=== DATA PROVIDED ===
»»
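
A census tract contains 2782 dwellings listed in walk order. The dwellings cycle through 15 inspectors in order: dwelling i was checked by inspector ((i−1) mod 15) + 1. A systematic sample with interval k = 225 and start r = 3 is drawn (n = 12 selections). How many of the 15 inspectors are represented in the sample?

1

Consecutive selections differ by k = 225, so their inspector numbers differ by 225 mod 15 = 0.
gcd(225, 15) = 15, so the sample visits 15/15 = 1 distinct residues mod 15.
Start 3 is inspector 3; the inspectors hit are 3.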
««
=== TASK OBJECTIVE ===
Print every entry exactly as it appears.

=== ANSWER ===
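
A census tract contains 2782 dwellings listed in walk order. The dwellings cycle through 15 inspectors in order: dwelling i was checked by inspector ((i−1) mod 15) + 1. A systematic sample with interval k = 225 and start r = 3 is drawn (n = 12 selections). How many of the 15 inspectors are represented in the sample?

1

Consecutive selections differ by k = 225, so their inspector numbers differ by 225 mod 15 = 0.
gcd(225, 15) = 15, so the sample visits 15/15 = 1 distinct residues mod 15.
Start 3 is inspector 3; the inspectors hit are 3.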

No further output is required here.